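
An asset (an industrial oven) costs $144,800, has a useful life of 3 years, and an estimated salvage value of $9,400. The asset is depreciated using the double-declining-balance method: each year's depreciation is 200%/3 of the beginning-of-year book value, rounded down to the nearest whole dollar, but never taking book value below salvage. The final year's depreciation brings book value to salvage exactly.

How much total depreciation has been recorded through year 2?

$128,711

Depreciable base = $144,800 − $9,400 = $135,400.
Year 1: ⌊$144,800 × 200%/3⌋ = $96,533. Book value $48,267.
Year 2: ⌊$48,267 × 200%/3⌋ = $32,178. Book value $16,089.
Accumulated through year 2 = $144,800 − $16,089 = $128,711.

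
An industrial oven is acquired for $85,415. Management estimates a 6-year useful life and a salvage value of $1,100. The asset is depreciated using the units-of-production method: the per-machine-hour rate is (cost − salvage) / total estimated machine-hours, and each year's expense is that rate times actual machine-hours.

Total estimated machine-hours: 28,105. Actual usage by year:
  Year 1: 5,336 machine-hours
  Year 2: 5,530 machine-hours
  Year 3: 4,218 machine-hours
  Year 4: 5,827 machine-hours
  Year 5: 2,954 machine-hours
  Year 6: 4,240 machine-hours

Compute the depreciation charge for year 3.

$12,654

Depreciable base = $85,415 − $1,100 = $84,315.
Rate = $84,315 / 28,105 machine-hours = $3 per machine-hour.
Year 1: 5,336 × $3 = $16,008. Book value $69,407.
Year 2: 5,530 × $3 = $16,590. Book value $52,817.
Year 3: 4,218 × $3 = $12,654. Book value $40,163.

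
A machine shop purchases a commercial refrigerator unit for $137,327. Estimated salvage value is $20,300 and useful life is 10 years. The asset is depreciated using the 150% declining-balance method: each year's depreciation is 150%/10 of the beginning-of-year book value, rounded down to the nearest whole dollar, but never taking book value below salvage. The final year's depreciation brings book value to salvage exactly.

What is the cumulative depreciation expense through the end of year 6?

$85,533

Depreciable base = $137,327 − $20,300 = $117,027.
Year 1: ⌊$137,327 × 150%/10⌋ = $20,599. Book value $116,728.
Year 2: ⌊$116,728 × 150%/10⌋ = $17,509. Book value $99,219.
Year 3: ⌊$99,219 × 150%/10⌋ = $14,882. Book value $84,337.
Year 4: ⌊$84,337 × 150%/10⌋ = $12,650. Book value $71,687.
Year 5: ⌊$71,687 × 150%/10⌋ = $10,753. Book value $60,934.
Year 6: ⌊$60,934 × 150%/10⌋ = $9,140. Book value $51,794.
Accumulated through year 6 = $137,327 − $51,794 = $85,533.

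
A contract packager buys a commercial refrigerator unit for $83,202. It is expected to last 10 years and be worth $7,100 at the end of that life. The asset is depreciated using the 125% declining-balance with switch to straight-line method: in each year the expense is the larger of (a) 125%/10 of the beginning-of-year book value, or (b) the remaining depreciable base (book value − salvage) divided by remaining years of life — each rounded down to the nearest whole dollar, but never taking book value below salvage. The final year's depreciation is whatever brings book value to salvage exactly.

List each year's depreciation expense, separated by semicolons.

$10,400; $9,100; $7,962; $6,967; $6,945; $6,945; $6,945; $6,946; $6,946; $6,946

Depreciable base = $83,202 − $7,100 = $76,102.
Year 1: DB = ⌊$83,202 × 125%/10⌋ = $10,400; SL = ⌊$76,102/10⌋ = $7,610 → take DB $10,400. Book value $72,802.
Year 2: DB = ⌊$72,802 × 125%/10⌋ = $9,100; SL = ⌊$65,702/9⌋ = $7,300 → take DB $9,100. Book value $63,702.
Year 3: DB = ⌊$63,702 × 125%/10⌋ = $7,962; SL = ⌊$56,602/8⌋ = $7,075 → take DB $7,962. Book value $55,740.
Year 4: DB = ⌊$55,740 × 125%/10⌋ = $6,967; SL = ⌊$48,640/7⌋ = $6,948 → take DB $6,967. Book value $48,773.
Year 5: DB = ⌊$48,773 × 125%/10⌋ = $6,096; SL = ⌊$41,673/6⌋ = $6,945 → take SL $6,945. Book value $41,828.
Year 6: DB = ⌊$41,828 × 125%/10⌋ = $5,228; SL = ⌊$34,728/5⌋ = $6,945 → take SL $6,945. Book value $34,883.
Year 7: DB = ⌊$34,883 × 125%/10⌋ = $4,360; SL = ⌊$27,783/4⌋ = $6,945 → take SL $6,945. Book value $27,938.
Year 8: DB = ⌊$27,938 × 125%/10⌋ = $3,492; SL = ⌊$20,838/3⌋ = $6,946 → take SL $6,946. Book value $20,992.
Year 9: DB = ⌊$20,992 × 125%/10⌋ = $2,624; SL = ⌊$13,892/2⌋ = $6,946 → take SL $6,946. Book value $14,046.
Year 10 (final): $14,046 − $7,100 = $6,946. Book value $7,100.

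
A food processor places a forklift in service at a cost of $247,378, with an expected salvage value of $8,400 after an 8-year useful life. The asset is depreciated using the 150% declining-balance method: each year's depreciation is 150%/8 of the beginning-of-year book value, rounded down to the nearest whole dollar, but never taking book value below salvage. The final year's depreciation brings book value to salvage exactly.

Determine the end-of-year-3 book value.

$132,689

Depreciable base = $247,378 − $8,400 = $238,978.
Year 1: ⌊$247,378 × 150%/8⌋ = $46,383. Book value $200,995.
Year 2: ⌊$200,995 × 150%/8⌋ = $37,686. Book value $163,309.
Year 3: ⌊$163,309 × 150%/8⌋ = $30,620. Book value $132,689.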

- What to do
Above are some lines. Repeat exactly, and only, those from the line that has "Year 2: 5,530 machine-hours" through the line that has "Year 6: 4,240 machine-hours".

- Answer section
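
  Year 2: 5,530 machine-hours
  Year 3: 4,218 machine-hours
  Year 4: 5,827 machine-hours
  Year 5: 2,954 machine-hours
  Year 6: 4,240 machine-hours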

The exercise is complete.